### TASK GOAL
The entries are to be output once more, word for word.

★ ★ ★ ★ ★

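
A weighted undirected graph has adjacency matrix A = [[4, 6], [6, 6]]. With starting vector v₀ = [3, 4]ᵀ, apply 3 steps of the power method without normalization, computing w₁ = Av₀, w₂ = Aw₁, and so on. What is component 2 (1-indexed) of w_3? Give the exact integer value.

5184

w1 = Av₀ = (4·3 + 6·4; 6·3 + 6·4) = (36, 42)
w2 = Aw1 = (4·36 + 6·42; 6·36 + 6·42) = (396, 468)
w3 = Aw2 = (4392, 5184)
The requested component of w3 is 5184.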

★ ★ ★ ★ ★

### RESPONSE
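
A weighted undirected graph has adjacency matrix A = [[4, 6], [6, 6]]. With starting vector v₀ = [3, 4]ᵀ, apply 3 steps of the power method without normalization, computing w₁ = Av₀, w₂ = Aw₁, and so on. What is component 2 (1-indexed) of w_3? Give the exact integer value.

5184

w1 = Av₀ = (4·3 + 6·4; 6·3 + 6·4) = (36, 42)
w2 = Aw1 = (4·36 + 6·42; 6·36 + 6·42) = (396, 468)
w3 = Aw2 = (4392, 5184)
The requested component of w3 is 5184.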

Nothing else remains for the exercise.